Source data
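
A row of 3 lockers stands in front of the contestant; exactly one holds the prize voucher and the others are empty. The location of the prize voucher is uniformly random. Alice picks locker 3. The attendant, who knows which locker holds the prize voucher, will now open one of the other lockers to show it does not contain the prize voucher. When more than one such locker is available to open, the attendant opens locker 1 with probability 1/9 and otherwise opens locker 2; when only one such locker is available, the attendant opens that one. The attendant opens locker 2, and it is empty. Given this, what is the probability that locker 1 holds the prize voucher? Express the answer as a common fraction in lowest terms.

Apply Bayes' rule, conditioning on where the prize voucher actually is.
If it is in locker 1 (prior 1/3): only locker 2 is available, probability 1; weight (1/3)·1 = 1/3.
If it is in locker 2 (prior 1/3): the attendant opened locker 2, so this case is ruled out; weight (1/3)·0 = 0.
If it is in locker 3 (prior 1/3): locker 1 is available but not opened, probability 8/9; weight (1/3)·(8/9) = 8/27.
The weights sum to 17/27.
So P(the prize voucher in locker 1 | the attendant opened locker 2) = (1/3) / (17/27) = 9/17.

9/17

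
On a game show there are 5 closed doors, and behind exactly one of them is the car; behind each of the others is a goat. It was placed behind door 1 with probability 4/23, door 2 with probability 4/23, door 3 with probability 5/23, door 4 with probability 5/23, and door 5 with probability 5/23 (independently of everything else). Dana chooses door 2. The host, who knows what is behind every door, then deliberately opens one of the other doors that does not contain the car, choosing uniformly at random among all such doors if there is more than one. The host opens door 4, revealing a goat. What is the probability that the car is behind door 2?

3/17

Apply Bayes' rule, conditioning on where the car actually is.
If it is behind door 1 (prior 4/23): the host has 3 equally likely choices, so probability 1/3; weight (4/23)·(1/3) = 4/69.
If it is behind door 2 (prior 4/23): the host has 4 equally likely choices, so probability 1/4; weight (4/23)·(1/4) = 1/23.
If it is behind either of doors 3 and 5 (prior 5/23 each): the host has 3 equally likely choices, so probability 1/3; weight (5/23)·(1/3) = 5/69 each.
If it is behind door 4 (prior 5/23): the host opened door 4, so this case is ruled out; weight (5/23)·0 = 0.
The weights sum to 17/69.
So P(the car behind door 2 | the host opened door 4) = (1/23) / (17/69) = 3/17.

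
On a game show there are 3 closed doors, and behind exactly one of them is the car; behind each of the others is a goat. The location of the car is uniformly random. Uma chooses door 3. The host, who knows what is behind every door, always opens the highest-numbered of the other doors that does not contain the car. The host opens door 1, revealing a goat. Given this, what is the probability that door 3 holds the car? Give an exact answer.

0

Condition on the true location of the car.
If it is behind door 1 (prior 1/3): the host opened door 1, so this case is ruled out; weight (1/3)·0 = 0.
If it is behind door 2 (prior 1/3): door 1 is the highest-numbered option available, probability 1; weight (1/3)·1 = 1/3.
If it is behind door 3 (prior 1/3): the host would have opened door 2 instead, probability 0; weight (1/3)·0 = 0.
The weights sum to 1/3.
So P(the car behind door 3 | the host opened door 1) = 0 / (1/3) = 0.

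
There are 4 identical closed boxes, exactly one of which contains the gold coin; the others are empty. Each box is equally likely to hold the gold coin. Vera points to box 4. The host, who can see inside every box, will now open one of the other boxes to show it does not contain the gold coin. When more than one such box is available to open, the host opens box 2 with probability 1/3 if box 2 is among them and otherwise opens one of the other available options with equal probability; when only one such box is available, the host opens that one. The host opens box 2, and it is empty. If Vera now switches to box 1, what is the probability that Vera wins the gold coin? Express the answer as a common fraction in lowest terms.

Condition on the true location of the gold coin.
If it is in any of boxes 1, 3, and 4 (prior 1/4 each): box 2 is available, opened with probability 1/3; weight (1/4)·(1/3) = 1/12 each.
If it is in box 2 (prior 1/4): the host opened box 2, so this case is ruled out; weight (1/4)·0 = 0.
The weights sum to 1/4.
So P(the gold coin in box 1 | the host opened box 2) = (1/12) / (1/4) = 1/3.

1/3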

> _ASSIGNMENT_: Copy every record above exactly as it stands.

> _RESPONSE AREA_:
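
A row of 3 lockers stands in front of the contestant; exactly one holds the prize voucher and the others are empty. The location of the prize voucher is uniformly random. Alice picks locker 3. The attendant, who knows which locker holds the prize voucher, will now open one of the other lockers to show it does not contain the prize voucher. When more than one such locker is available to open, the attendant opens locker 1 with probability 1/9 and otherwise opens locker 2; when only one such locker is available, the attendant opens that one. The attendant opens locker 2, and it is empty. Given this, what is the probability that locker 1 holds the prize voucher? Express the answer as a common fraction in lowest terms.

Apply Bayes' rule, conditioning on where the prize voucher actually is.
If it is in locker 1 (prior 1/3): only locker 2 is available, probability 1; weight (1/3)·1 = 1/3.
If it is in locker 2 (prior 1/3): the attendant opened locker 2, so this case is ruled out; weight (1/3)·0 = 0.
If it is in locker 3 (prior 1/3): locker 1 is available but not opened, probability 8/9; weight (1/3)·(8/9) = 8/27.
The weights sum to 17/27.
So P(the prize voucher in locker 1 | the attendant opened locker 2) = (1/3) / (17/27) = 9/17.

9/17

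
On a game show there are 5 closed doors, and behind exactly one of them is the car; behind each of the others is a goat. It was placed behind door 1 with probability 4/23, door 2 with probability 4/23, door 3 with probability 5/23, door 4 with probability 5/23, and door 5 with probability 5/23 (independently of everything else). Dana chooses door 2. The host, who knows what is behind every door, then deliberately opens one of the other doors that does not contain the car, choosing uniformly at random among all such doors if there is more than one. The host opens door 4, revealing a goat. What is the probability that the car is behind door 2?

3/17

Apply Bayes' rule, conditioning on where the car actually is.
If it is behind door 1 (prior 4/23): the host has 3 equally likely choices, so probability 1/3; weight (4/23)·(1/3) = 4/69.
If it is behind door 2 (prior 4/23): the host has 4 equally likely choices, so probability 1/4; weight (4/23)·(1/4) = 1/23.
If it is behind either of doors 3 and 5 (prior 5/23 each): the host has 3 equally likely choices, so probability 1/3; weight (5/23)·(1/3) = 5/69 each.
If it is behind door 4 (prior 5/23): the host opened door 4, so this case is ruled out; weight (5/23)·0 = 0.
The weights sum to 17/69.
So P(the car behind door 2 | the host opened door 4) = (1/23) / (17/69) = 3/17.

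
On a game show there are 3 closed doors, and behind exactly one of them is the car; behind each of the others is a goat. The location of the car is uniformly random. Uma chooses door 3. The host, who knows what is behind every door, always opens the highest-numbered of the other doors that does not contain the car. The host opens door 1, revealing a goat. Given this, what is the probability that door 3 holds the car? Give an exact answer.

0

Condition on the true location of the car.
If it is behind door 1 (prior 1/3): the host opened door 1, so this case is ruled out; weight (1/3)·0 = 0.
If it is behind door 2 (prior 1/3): door 1 is the highest-numbered option available, probability 1; weight (1/3)·1 = 1/3.
If it is behind door 3 (prior 1/3): the host would have opened door 2 instead, probability 0; weight (1/3)·0 = 0.
The weights sum to 1/3.
So P(the car behind door 3 | the host opened door 1) = 0 / (1/3) = 0.

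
There are 4 identical closed boxes, exactly one of which contains the gold coin; the others are empty. Each box is equally likely to hold the gold coin. Vera points to box 4. The host, who can see inside every box, will now open one of the other boxes to show it does not contain the gold coin. When more than one such box is available to open, the host opens box 2 with probability 1/3 if box 2 is among them and otherwise opens one of the other available options with equal probability; when only one such box is available, the host opens that one. The host opens box 2, and it is empty. If Vera now switches to box 1, what is the probability that Vera wins the gold coin? Express the answer as a common fraction in lowest terms.

Condition on the true location of the gold coin.
If it is in any of boxes 1, 3, and 4 (prior 1/4 each): box 2 is available, opened with probability 1/3; weight (1/4)·(1/3) = 1/12 each.
If it is in box 2 (prior 1/4): the host opened box 2, so this case is ruled out; weight (1/4)·0 = 0.
The weights sum to 1/4.
So P(the gold coin in box 1 | the host opened box 2) = (1/12) / (1/4) = 1/3.

1/3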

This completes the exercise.